DESCRIPTION OF THE TASK
When the line containing "Plotting 1/v versus 1/[S] for acetylcholinesterase" is reached, begin reproducing lines exactly and continue through the last line of the records below.

PROVIDED MATERIAL

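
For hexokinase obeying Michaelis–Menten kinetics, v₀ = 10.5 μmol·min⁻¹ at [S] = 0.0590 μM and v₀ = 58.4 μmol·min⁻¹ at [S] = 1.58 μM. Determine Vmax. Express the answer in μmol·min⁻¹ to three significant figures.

From v = Vmax[S]/(Km+[S]), each point gives Vmax = v(Km+[S])/[S].
Equating: 10.5(Km+0.0590)/0.0590 = 58.4(Km+1.58)/1.58.
178.0·Km + 10.5 = 36.96·Km + 58.4, so (178.0 − 36.96)·Km = 58.4 − 10.5.
Km = 47.90/141.0 = 0.340 μM; then Vmax = 10.5(0.340+0.0590)/0.0590 = 71.0 μmol·min⁻¹.

71.0 μmol·min⁻¹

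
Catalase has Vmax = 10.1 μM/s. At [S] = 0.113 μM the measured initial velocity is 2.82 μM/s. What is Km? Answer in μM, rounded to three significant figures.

v/Vmax = 2.82/10.1 = 0.2792 = [S]/(Km+[S]).
So Km + [S] = [S]/0.2792 = 0.4047 μM, giving Km = 0.4047 − 0.113 = 0.292 μM.

0.292 μM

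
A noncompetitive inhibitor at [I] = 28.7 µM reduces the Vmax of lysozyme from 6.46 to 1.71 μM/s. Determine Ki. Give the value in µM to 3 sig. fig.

Noncompetitive: Vmax,app = Vmax/α with α = 1 + [I]/Ki.
α = Vmax/Vmax,app = 6.46/1.71 = 3.778.
Since α = 1 + [I]/Ki, [I]/Ki = 3.778 − 1 = 2.778 and Ki = 28.7/2.778 = 10.3 µM.

10.3 µM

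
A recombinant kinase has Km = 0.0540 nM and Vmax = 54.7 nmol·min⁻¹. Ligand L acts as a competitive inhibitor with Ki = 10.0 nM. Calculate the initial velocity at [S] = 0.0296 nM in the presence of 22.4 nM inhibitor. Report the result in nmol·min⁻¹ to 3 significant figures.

7.92 nmol·min⁻¹

With α = 1 + [I]/Ki = 1 + 22.4/10.0 = 3.240, the competitive rate law is v = Vmax[S] / (αKm + [S]).
v = 54.7×0.0296 / (3.240×0.0540 + 0.0296) = 1.619/0.2046 = 7.92 nmol·min⁻¹.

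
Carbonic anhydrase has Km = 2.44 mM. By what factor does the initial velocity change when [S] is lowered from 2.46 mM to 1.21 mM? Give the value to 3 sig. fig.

0.660

Since Vmax cancels, v₂/v₁ = [S]₂(Km+[S]₁) / [S]₁(Km+[S]₂).
= 1.21×(2.44+2.46) / (2.46×(2.44+1.21)) = 5.929/8.979 = 0.660.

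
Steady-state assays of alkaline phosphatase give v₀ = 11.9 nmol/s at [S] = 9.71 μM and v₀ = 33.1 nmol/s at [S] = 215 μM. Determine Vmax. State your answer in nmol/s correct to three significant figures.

In reciprocal form, 1/v = (Km/Vmax)·(1/[S]) + 1/Vmax. The two points give (1/[S], 1/v) = (0.1030, 0.08403) and (0.004651, 0.03021).
Slope = (0.08403 − 0.03021)/(0.1030 − 0.004651) = 0.5473; intercept = 0.08403 − 0.5473×0.1030 = 0.02767.
Vmax = 1/intercept = 36.1 nmol/s; Km = slope × Vmax = 0.5473 × 36.1 = 19.8 μM.

36.1 nmol/s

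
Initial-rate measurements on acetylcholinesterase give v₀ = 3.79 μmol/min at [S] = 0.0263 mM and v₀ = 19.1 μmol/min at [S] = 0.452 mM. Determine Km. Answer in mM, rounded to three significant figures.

0.150 mM

From v = Vmax[S]/(Km+[S]), each point gives Vmax = v(Km+[S])/[S].
Equating: 3.79(Km+0.0263)/0.0263 = 19.1(Km+0.452)/0.452.
144.1·Km + 3.79 = 42.26·Km + 19.1, so (144.1 − 42.26)·Km = 19.1 − 3.79.
Km = 15.31/101.8 = 0.150 mM; then Vmax = 3.79(0.150+0.0263)/0.0263 = 25.5 μmol/min.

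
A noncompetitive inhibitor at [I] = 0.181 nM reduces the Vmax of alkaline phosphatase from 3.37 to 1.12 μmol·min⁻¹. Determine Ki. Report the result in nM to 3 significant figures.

0.0901 nM

Noncompetitive: Vmax,app = Vmax/α with α = 1 + [I]/Ki.
α = Vmax/Vmax,app = 3.37/1.12 = 3.009.
Ki = [I]/(α − 1) = 0.181/2.009 = 0.0901 nM.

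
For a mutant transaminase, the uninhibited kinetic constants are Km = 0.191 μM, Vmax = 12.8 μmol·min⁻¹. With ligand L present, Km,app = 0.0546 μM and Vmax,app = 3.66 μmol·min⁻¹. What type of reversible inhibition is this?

Both Km and Vmax decrease by the same factor (~3.50-fold) — characteristic of uncompetitive inhibition.

uncompetitive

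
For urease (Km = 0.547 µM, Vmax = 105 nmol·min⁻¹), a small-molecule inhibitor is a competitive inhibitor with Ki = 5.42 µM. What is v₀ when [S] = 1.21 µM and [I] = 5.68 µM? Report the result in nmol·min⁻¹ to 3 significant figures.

α = 1 + [I]/Ki = 1 + 5.68/5.42 = 2.048.
For a competitive inhibitor, Vmax is unchanged and the apparent Km becomes α·Km: Km,app = 1.12 µM, Vmax,app = 105 nmol·min⁻¹.
v = Vmax,app·[S]/(Km,app + [S]) = 105 × 1.21/(1.12 + 1.21) = 54.5 nmol·min⁻¹.

54.5 nmol·min⁻¹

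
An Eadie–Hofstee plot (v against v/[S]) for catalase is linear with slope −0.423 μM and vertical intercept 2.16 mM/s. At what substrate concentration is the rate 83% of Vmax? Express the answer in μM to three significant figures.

The Eadie–Hofstee slope gives Km = 0.423 μM (slope = −Km).
v/Vmax = [S]/(Km+[S]) = 0.83 ⇒ [S] = Km·0.83/(1−0.83) = 0.423 × 4.882 = 2.07 μM.

2.07 μM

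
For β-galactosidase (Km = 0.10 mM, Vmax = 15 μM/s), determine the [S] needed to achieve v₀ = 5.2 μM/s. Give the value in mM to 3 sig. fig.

0.0531 mM

Rearranging v = Vmax[S]/(Km+[S]) gives [S] = Km·v/(Vmax − v).
[S] = 0.10 × 5.2 / (15 − 5.2) = 0.5200/9.800 = 0.0531 mM.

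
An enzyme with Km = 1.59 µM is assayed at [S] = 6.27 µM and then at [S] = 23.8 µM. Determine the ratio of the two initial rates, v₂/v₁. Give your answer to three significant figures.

Since Vmax cancels, v₂/v₁ = [S]₂(Km+[S]₁) / [S]₁(Km+[S]₂).
= 23.8×(1.59+6.27) / (6.27×(1.59+23.8)) = 187.1/159.2 = 1.18.

1.18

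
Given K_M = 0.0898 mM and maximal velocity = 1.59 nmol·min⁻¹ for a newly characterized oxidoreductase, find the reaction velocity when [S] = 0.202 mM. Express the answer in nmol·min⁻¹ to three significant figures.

1.10 nmol·min⁻¹

v = Vmax·[S]/(Km + [S]) = 1.59 × 0.202 / (0.0898 + 0.202)
  = 0.3212 / 0.2918 = 1.10 nmol·min⁻¹.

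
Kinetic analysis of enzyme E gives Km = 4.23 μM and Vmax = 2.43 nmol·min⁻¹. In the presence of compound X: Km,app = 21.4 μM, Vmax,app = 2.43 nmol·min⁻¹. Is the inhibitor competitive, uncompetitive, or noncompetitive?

competitive

Km increases (4.23 → 21.4 μM) while Vmax is unchanged — the hallmark of competitive inhibition.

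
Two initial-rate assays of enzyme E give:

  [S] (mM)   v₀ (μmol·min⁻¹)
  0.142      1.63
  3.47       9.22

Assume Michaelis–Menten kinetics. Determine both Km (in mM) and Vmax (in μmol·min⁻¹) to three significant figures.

From v = Vmax[S]/(Km+[S]), each point gives Vmax = v(Km+[S])/[S].
Equating: 1.63(Km+0.142)/0.142 = 9.22(Km+3.47)/3.47.
11.48·Km + 1.63 = 2.657·Km + 9.22, so (11.48 − 2.657)·Km = 9.22 − 1.63.
Km = 7.590/8.822 = 0.860 mM; then Vmax = 1.63(0.860+0.142)/0.142 = 11.5 μmol·min⁻¹.

Km = 0.860 mM; Vmax = 11.5 μmol·min⁻¹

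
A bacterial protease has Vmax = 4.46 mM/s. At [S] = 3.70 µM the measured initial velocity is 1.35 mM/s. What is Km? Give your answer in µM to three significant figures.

8.52 µM

v/Vmax = 1.35/4.46 = 0.3027 = [S]/(Km+[S]).
So Km + [S] = [S]/0.3027 = 12.22 µM, giving Km = 12.22 − 3.70 = 8.52 µM.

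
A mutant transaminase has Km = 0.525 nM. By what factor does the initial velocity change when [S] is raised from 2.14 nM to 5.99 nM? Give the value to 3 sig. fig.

1.14

The fractional saturations are [S]/(Km+[S]) = 2.14/2.665 = 0.8030 and 5.99/6.515 = 0.9194.
v₂/v₁ is just their ratio: 0.9194/0.8030 = 1.14.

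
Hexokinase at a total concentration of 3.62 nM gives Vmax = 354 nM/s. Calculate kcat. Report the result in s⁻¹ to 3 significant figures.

kcat = Vmax/[E]total = 354 nM/s / 3.62 nM = 97.8 s⁻¹.

97.8 s⁻¹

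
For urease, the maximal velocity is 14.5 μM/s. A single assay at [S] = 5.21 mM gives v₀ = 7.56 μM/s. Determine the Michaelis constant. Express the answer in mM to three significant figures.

v/Vmax = 7.56/14.5 = 0.5214 = [S]/(Km+[S]).
So Km + [S] = [S]/0.5214 = 9.993 mM, giving Km = 9.993 − 5.21 = 4.78 mM.

4.78 mM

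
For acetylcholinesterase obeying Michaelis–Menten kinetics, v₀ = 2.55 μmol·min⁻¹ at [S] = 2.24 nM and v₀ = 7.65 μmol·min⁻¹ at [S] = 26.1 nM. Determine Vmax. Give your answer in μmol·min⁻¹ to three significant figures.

9.42 μmol·min⁻¹

From v = Vmax[S]/(Km+[S]), each point gives Vmax = v(Km+[S])/[S].
Equating: 2.55(Km+2.24)/2.24 = 7.65(Km+26.1)/26.1.
1.138·Km + 2.55 = 0.2931·Km + 7.65, so (1.138 − 0.2931)·Km = 7.65 − 2.55.
Km = 5.100/0.8453 = 6.03 nM; then Vmax = 2.55(6.03+2.24)/2.24 = 9.42 μmol·min⁻¹.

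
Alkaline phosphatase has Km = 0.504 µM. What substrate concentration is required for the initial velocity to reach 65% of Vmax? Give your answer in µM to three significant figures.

v/Vmax = [S]/(Km+[S]) = 0.65, so [S] = Km·0.65/(1 − 0.65) = 0.504 × 1.857.
[S] = 0.936 µM.

0.936 µM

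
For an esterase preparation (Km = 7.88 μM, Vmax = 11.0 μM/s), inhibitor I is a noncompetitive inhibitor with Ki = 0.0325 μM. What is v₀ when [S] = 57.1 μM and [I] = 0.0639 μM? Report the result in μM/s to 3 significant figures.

3.26 μM/s

α = 1 + [I]/Ki = 1 + 0.0639/0.0325 = 2.966.
For a noncompetitive inhibitor, Vmax is reduced to Vmax/α while Km is unchanged: Km,app = 7.88 μM, Vmax,app = 3.71 μM/s.
v = Vmax,app·[S]/(Km,app + [S]) = 3.71 × 57.1/(7.88 + 57.1) = 3.26 μM/s.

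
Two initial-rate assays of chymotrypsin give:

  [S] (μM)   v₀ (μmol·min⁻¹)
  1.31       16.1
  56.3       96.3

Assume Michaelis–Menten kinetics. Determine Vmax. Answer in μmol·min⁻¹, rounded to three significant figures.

109 μmol·min⁻¹

In reciprocal form, 1/v = (Km/Vmax)·(1/[S]) + 1/Vmax. The two points give (1/[S], 1/v) = (0.7634, 0.06211) and (0.01776, 0.01038).
Slope = (0.06211 − 0.01038)/(0.7634 − 0.01776) = 0.06938; intercept = 0.06211 − 0.06938×0.7634 = 0.009152.
Vmax = 1/intercept = 109 μmol·min⁻¹; Km = slope × Vmax = 0.06938 × 109 = 7.58 μM.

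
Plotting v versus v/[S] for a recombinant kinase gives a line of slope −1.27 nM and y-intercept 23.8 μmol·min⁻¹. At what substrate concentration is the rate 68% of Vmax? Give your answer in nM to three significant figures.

The Eadie–Hofstee slope gives Km = 1.27 nM (slope = −Km).
v/Vmax = [S]/(Km+[S]) = 0.68 ⇒ [S] = Km·0.68/(1−0.68) = 1.27 × 2.125 = 2.70 nM.

2.70 nM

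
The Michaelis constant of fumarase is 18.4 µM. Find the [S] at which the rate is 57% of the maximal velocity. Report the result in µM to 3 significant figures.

v/Vmax = [S]/(Km+[S]) = 0.57, so [S] = Km·0.57/(1 − 0.57) = 18.4 × 1.326.
[S] = 24.4 µM.

24.4 µM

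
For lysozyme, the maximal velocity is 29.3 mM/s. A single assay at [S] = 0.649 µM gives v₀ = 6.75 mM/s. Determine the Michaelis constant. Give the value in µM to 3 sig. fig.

2.17 µM

v/Vmax = 6.75/29.3 = 0.2304 = [S]/(Km+[S]).
So Km + [S] = [S]/0.2304 = 2.817 µM, giving Km = 2.817 − 0.649 = 2.17 µM.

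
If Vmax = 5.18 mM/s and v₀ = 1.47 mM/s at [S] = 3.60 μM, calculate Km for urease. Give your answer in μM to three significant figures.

9.09 μM

v/Vmax = 1.47/5.18 = 0.2838 = [S]/(Km+[S]).
So Km + [S] = [S]/0.2838 = 12.69 μM, giving Km = 12.69 − 3.60 = 9.09 μM.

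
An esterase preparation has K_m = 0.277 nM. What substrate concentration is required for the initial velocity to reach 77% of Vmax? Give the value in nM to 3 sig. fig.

0.927 nM

v/Vmax = [S]/(Km+[S]) = 0.77, so [S] = Km·0.77/(1 − 0.77) = 0.277 × 3.348.
[S] = 0.927 nM.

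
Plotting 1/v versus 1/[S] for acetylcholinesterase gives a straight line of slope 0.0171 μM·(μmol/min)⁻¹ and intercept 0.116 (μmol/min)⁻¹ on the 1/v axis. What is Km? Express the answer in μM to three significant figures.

y-intercept = 1/Vmax ⇒ Vmax = 8.62 μmol/min; slope = Km/Vmax ⇒ Km = slope × Vmax.
Km = 0.0171 × 8.62 = 0.147 μM.

0.147 μM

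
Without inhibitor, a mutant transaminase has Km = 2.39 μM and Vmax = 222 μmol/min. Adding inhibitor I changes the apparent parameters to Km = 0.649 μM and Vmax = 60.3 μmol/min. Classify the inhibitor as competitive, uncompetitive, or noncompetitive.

uncompetitive

Both Km and Vmax decrease by the same factor (~3.68-fold) — characteristic of uncompetitive inhibition.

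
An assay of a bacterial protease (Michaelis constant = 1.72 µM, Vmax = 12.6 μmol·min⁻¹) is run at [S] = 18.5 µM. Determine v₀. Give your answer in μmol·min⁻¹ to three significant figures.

11.5 μmol·min⁻¹

[S]/(Km+[S]) = 18.5/20.22 = 0.9149, the fractional saturation.
v = 0.9149 × Vmax = 0.9149 × 12.6 = 11.5 μmol·min⁻¹.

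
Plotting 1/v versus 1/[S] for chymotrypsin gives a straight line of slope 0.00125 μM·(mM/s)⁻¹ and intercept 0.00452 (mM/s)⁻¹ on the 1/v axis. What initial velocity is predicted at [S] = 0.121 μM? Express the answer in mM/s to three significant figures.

67.3 mM/s

The y-intercept is 1/Vmax, so Vmax = 1/0.00452 = 221 mM/s.
The slope is Km/Vmax, so Km = 0.00125 × 221 = 0.277 μM.
Then v = 221 × 0.121/(0.277 + 0.121) = 67.3 mM/s.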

WRITTEN ANSWER
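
Plotting 1/v versus 1/[S] for acetylcholinesterase gives a straight line of slope 0.0171 μM·(μmol/min)⁻¹ and intercept 0.116 (μmol/min)⁻¹ on the 1/v axis. What is Km? Express the answer in μM to three significant figures.

y-intercept = 1/Vmax ⇒ Vmax = 8.62 μmol/min; slope = Km/Vmax ⇒ Km = slope × Vmax.
Km = 0.0171 × 8.62 = 0.147 μM.

0.147 μM

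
Without inhibitor, a mutant transaminase has Km = 2.39 μM and Vmax = 222 μmol/min. Adding inhibitor I changes the apparent parameters to Km = 0.649 μM and Vmax = 60.3 μmol/min. Classify the inhibitor as competitive, uncompetitive, or noncompetitive.

uncompetitive

Both Km and Vmax decrease by the same factor (~3.68-fold) — characteristic of uncompetitive inhibition.

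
An assay of a bacterial protease (Michaelis constant = 1.72 µM, Vmax = 12.6 μmol·min⁻¹) is run at [S] = 18.5 µM. Determine v₀. Give your answer in μmol·min⁻¹ to three significant figures.

11.5 μmol·min⁻¹

[S]/(Km+[S]) = 18.5/20.22 = 0.9149, the fractional saturation.
v = 0.9149 × Vmax = 0.9149 × 12.6 = 11.5 μmol·min⁻¹.

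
Plotting 1/v versus 1/[S] for chymotrypsin gives a straight line of slope 0.00125 μM·(mM/s)⁻¹ and intercept 0.00452 (mM/s)⁻¹ on the 1/v axis. What initial velocity is predicted at [S] = 0.121 μM? Express the answer in mM/s to three significant figures.

67.3 mM/s

The y-intercept is 1/Vmax, so Vmax = 1/0.00452 = 221 mM/s.
The slope is Km/Vmax, so Km = 0.00125 × 221 = 0.277 μM.
Then v = 221 × 0.121/(0.277 + 0.121) = 67.3 mM/s.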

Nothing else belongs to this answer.